Source records ->

--

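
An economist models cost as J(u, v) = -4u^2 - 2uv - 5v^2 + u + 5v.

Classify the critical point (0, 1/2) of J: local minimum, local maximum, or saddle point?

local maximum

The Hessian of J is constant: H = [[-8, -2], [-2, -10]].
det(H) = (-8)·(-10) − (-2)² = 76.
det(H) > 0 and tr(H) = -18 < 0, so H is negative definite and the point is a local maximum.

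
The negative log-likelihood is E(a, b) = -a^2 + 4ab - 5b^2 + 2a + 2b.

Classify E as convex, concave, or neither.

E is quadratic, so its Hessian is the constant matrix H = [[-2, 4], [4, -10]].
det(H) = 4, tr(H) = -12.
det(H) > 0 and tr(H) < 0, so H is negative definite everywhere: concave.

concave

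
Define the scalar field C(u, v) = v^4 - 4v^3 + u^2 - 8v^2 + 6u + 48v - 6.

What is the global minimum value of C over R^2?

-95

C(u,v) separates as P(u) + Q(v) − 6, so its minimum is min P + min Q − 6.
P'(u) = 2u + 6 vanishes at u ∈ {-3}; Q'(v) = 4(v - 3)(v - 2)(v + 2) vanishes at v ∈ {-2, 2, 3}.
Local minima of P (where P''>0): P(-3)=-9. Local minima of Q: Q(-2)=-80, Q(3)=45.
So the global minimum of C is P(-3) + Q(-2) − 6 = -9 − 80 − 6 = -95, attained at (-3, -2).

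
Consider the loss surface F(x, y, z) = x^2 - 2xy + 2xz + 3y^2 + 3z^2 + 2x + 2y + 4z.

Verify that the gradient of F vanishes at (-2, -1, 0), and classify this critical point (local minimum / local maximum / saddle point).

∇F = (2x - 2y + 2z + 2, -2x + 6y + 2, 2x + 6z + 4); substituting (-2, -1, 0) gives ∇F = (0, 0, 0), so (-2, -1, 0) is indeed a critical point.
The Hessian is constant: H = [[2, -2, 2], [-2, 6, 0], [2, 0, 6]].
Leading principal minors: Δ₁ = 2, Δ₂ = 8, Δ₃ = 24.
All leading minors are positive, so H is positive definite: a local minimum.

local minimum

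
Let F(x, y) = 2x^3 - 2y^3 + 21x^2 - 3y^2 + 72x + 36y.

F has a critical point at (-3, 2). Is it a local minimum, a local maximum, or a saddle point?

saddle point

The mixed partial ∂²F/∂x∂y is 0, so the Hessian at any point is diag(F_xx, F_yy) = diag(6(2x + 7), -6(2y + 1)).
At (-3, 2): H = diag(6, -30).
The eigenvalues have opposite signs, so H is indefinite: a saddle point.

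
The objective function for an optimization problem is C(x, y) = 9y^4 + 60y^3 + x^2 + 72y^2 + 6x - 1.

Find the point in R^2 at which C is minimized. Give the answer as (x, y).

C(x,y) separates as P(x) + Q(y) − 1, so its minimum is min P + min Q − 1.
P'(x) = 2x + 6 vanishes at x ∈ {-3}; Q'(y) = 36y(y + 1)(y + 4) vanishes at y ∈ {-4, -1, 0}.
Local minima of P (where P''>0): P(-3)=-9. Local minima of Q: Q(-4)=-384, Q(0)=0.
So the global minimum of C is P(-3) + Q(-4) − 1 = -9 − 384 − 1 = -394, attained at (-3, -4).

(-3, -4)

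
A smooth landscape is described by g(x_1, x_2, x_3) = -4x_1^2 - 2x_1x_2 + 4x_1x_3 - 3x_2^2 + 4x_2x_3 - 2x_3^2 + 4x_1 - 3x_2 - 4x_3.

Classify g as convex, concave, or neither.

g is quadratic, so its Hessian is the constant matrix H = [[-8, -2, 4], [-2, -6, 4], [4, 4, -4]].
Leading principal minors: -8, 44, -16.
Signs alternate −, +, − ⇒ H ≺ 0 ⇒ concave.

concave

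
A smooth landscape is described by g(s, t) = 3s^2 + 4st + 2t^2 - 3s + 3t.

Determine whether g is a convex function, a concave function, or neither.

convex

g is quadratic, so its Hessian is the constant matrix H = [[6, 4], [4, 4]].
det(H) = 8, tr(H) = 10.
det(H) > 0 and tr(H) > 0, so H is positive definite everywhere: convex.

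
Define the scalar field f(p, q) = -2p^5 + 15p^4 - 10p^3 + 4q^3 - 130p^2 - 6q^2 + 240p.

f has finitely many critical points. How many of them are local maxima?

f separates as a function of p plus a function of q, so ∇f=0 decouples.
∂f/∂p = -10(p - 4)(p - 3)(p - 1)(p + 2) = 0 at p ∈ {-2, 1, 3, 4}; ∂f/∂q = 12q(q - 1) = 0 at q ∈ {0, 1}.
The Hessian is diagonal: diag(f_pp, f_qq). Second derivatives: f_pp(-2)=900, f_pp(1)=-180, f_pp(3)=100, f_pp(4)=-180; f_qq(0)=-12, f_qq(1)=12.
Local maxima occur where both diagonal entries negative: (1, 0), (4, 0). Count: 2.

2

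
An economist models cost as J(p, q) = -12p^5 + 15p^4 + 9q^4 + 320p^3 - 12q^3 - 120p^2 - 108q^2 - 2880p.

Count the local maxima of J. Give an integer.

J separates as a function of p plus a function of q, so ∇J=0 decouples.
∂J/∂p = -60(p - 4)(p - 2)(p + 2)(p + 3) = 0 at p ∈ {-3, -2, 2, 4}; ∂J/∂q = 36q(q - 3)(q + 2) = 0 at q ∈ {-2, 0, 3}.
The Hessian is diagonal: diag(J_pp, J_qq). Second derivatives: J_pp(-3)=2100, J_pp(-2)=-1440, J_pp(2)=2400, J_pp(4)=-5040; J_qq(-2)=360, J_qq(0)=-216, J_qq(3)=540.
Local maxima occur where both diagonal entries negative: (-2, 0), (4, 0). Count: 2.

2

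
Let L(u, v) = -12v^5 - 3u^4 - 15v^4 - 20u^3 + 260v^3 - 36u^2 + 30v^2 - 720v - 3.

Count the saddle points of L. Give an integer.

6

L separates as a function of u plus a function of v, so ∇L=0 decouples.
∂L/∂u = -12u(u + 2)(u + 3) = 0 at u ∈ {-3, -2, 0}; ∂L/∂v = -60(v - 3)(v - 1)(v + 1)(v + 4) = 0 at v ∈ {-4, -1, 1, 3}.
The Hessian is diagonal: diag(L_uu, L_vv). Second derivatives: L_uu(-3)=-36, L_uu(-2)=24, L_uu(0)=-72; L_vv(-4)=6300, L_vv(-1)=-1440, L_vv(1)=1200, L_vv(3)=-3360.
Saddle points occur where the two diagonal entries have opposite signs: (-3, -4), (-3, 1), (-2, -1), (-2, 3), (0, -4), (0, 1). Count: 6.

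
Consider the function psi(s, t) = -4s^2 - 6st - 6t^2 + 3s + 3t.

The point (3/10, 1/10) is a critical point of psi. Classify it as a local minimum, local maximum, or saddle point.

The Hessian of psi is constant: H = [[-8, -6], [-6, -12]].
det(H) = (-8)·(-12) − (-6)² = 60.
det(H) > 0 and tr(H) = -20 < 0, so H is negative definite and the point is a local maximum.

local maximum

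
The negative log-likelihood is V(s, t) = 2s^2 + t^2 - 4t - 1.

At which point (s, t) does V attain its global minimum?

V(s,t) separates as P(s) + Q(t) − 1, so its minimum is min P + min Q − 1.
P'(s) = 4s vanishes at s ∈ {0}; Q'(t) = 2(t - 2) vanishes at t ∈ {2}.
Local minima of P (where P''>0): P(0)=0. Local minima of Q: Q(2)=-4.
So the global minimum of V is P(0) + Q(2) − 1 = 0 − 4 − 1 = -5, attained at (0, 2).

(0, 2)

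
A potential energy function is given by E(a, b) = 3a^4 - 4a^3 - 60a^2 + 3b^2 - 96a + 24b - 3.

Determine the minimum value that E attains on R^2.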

--

Problem -> Please reproduce, exactly as they appear above, the lines from the line containing "The objective function" up to and including the line containing "Define the scalar field f(p, q)".

Result of the exercise ->
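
The objective function for an optimization problem is C(x, y) = 9y^4 + 60y^3 + x^2 + 72y^2 + 6x - 1.

Find the point in R^2 at which C is minimized. Give the answer as (x, y).

C(x,y) separates as P(x) + Q(y) − 1, so its minimum is min P + min Q − 1.
P'(x) = 2x + 6 vanishes at x ∈ {-3}; Q'(y) = 36y(y + 1)(y + 4) vanishes at y ∈ {-4, -1, 0}.
Local minima of P (where P''>0): P(-3)=-9. Local minima of Q: Q(-4)=-384, Q(0)=0.
So the global minimum of C is P(-3) + Q(-4) − 1 = -9 − 384 − 1 = -394, attained at (-3, -4).

(-3, -4)

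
A smooth landscape is described by g(x_1, x_2, x_3) = -4x_1^2 - 2x_1x_2 + 4x_1x_3 - 3x_2^2 + 4x_2x_3 - 2x_3^2 + 4x_1 - 3x_2 - 4x_3.

Classify g as convex, concave, or neither.

g is quadratic, so its Hessian is the constant matrix H = [[-8, -2, 4], [-2, -6, 4], [4, 4, -4]].
Leading principal minors: -8, 44, -16.
Signs alternate −, +, − ⇒ H ≺ 0 ⇒ concave.

concave

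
A smooth landscape is described by g(s, t) = 3s^2 + 4st + 2t^2 - 3s + 3t.

Determine whether g is a convex function, a concave function, or neither.

convex

g is quadratic, so its Hessian is the constant matrix H = [[6, 4], [4, 4]].
det(H) = 8, tr(H) = 10.
det(H) > 0 and tr(H) > 0, so H is positive definite everywhere: convex.

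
Define the scalar field f(p, q) = -2p^5 + 15p^4 - 10p^3 + 4q^3 - 130p^2 - 6q^2 + 240p.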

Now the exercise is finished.